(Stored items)
····················

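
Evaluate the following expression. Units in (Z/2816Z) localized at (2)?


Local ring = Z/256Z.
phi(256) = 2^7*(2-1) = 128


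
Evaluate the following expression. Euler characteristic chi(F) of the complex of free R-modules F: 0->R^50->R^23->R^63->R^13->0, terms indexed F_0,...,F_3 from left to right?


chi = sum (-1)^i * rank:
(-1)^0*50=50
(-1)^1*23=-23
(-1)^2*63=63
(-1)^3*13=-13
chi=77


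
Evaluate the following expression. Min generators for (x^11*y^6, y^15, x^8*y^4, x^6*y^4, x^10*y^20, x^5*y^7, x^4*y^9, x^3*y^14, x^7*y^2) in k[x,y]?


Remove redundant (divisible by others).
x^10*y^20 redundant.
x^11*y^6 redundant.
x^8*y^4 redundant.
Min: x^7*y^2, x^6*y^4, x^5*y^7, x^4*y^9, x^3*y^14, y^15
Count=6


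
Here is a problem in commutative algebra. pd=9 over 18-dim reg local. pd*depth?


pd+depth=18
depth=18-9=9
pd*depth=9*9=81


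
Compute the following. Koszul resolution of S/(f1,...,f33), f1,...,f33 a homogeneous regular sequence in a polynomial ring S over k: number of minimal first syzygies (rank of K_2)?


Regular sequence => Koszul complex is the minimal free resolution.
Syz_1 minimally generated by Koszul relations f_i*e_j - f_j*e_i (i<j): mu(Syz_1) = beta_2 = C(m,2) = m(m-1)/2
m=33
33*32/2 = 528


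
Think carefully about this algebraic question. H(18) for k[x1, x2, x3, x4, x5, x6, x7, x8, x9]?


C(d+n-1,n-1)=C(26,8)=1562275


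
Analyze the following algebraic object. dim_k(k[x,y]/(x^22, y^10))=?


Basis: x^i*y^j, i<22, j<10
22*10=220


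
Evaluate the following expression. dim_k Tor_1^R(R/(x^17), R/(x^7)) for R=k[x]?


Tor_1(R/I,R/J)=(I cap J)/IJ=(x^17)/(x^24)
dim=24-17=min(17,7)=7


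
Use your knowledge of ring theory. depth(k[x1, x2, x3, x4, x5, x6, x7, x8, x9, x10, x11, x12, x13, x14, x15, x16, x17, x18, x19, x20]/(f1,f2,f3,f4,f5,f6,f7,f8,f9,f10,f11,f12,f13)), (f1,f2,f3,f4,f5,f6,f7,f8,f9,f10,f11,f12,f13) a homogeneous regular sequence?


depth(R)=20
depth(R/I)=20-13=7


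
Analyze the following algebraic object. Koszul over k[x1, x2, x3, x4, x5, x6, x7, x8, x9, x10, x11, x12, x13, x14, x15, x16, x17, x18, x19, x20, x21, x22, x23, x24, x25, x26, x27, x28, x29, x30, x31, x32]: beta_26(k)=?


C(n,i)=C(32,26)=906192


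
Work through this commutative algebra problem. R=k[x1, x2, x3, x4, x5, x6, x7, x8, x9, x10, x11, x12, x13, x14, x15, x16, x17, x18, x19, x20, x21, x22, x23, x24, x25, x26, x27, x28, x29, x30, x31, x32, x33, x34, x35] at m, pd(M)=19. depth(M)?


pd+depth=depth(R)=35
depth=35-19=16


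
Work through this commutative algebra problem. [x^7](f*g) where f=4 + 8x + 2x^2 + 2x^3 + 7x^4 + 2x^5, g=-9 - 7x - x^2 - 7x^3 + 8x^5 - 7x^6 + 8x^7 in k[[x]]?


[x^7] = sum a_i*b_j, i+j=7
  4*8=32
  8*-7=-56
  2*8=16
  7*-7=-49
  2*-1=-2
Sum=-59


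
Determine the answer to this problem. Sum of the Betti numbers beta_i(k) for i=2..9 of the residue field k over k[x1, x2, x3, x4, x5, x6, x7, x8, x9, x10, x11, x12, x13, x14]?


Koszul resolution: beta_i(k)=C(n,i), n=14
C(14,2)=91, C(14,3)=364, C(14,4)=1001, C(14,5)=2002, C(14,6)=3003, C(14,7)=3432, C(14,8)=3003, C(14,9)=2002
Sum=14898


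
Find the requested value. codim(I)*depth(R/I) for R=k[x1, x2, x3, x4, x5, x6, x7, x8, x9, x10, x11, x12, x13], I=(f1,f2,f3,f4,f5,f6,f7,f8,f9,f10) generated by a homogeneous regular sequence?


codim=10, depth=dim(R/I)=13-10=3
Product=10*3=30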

····················

● Problem requirements: Give back each entry above precisely as it was written.

● Task answer:
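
Evaluate the following expression. Units in (Z/2816Z) localized at (2)?


Local ring = Z/256Z.
phi(256) = 2^7*(2-1) = 128


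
Evaluate the following expression. Euler characteristic chi(F) of the complex of free R-modules F: 0->R^50->R^23->R^63->R^13->0, terms indexed F_0,...,F_3 from left to right?


chi = sum (-1)^i * rank:
(-1)^0*50=50
(-1)^1*23=-23
(-1)^2*63=63
(-1)^3*13=-13
chi=77


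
Evaluate the following expression. Min generators for (x^11*y^6, y^15, x^8*y^4, x^6*y^4, x^10*y^20, x^5*y^7, x^4*y^9, x^3*y^14, x^7*y^2) in k[x,y]?


Remove redundant (divisible by others).
x^10*y^20 redundant.
x^11*y^6 redundant.
x^8*y^4 redundant.
Min: x^7*y^2, x^6*y^4, x^5*y^7, x^4*y^9, x^3*y^14, y^15
Count=6


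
Here is a problem in commutative algebra. pd=9 over 18-dim reg local. pd*depth?


pd+depth=18
depth=18-9=9
pd*depth=9*9=81


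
Compute the following. Koszul resolution of S/(f1,...,f33), f1,...,f33 a homogeneous regular sequence in a polynomial ring S over k: number of minimal first syzygies (rank of K_2)?


Regular sequence => Koszul complex is the minimal free resolution.
Syz_1 minimally generated by Koszul relations f_i*e_j - f_j*e_i (i<j): mu(Syz_1) = beta_2 = C(m,2) = m(m-1)/2
m=33
33*32/2 = 528


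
Think carefully about this algebraic question. H(18) for k[x1, x2, x3, x4, x5, x6, x7, x8, x9]?


C(d+n-1,n-1)=C(26,8)=1562275


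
Analyze the following algebraic object. dim_k(k[x,y]/(x^22, y^10))=?


Basis: x^i*y^j, i<22, j<10
22*10=220


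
Evaluate the following expression. dim_k Tor_1^R(R/(x^17), R/(x^7)) for R=k[x]?


Tor_1(R/I,R/J)=(I cap J)/IJ=(x^17)/(x^24)
dim=24-17=min(17,7)=7


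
Use your knowledge of ring theory. depth(k[x1, x2, x3, x4, x5, x6, x7, x8, x9, x10, x11, x12, x13, x14, x15, x16, x17, x18, x19, x20]/(f1,f2,f3,f4,f5,f6,f7,f8,f9,f10,f11,f12,f13)), (f1,f2,f3,f4,f5,f6,f7,f8,f9,f10,f11,f12,f13) a homogeneous regular sequence?


depth(R)=20
depth(R/I)=20-13=7


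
Analyze the following algebraic object. Koszul over k[x1, x2, x3, x4, x5, x6, x7, x8, x9, x10, x11, x12, x13, x14, x15, x16, x17, x18, x19, x20, x21, x22, x23, x24, x25, x26, x27, x28, x29, x30, x31, x32]: beta_26(k)=?


C(n,i)=C(32,26)=906192


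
Work through this commutative algebra problem. R=k[x1, x2, x3, x4, x5, x6, x7, x8, x9, x10, x11, x12, x13, x14, x15, x16, x17, x18, x19, x20, x21, x22, x23, x24, x25, x26, x27, x28, x29, x30, x31, x32, x33, x34, x35] at m, pd(M)=19. depth(M)?


pd+depth=depth(R)=35
depth=35-19=16


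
Work through this commutative algebra problem. [x^7](f*g) where f=4 + 8x + 2x^2 + 2x^3 + 7x^4 + 2x^5, g=-9 - 7x - x^2 - 7x^3 + 8x^5 - 7x^6 + 8x^7 in k[[x]]?


[x^7] = sum a_i*b_j, i+j=7
  4*8=32
  8*-7=-56
  2*8=16
  7*-7=-49
  2*-1=-2
Sum=-59


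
Determine the answer to this problem. Sum of the Betti numbers beta_i(k) for i=2..9 of the residue field k over k[x1, x2, x3, x4, x5, x6, x7, x8, x9, x10, x11, x12, x13, x14]?


Koszul resolution: beta_i(k)=C(n,i), n=14
C(14,2)=91, C(14,3)=364, C(14,4)=1001, C(14,5)=2002, C(14,6)=3003, C(14,7)=3432, C(14,8)=3003, C(14,9)=2002
Sum=14898


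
Find the requested value. codim(I)*depth(R/I) for R=k[x1, x2, x3, x4, x5, x6, x7, x8, x9, x10, x11, x12, x13], I=(f1,f2,f3,f4,f5,f6,f7,f8,f9,f10) generated by a homogeneous regular sequence?


codim=10, depth=dim(R/I)=13-10=3
Product=10*3=30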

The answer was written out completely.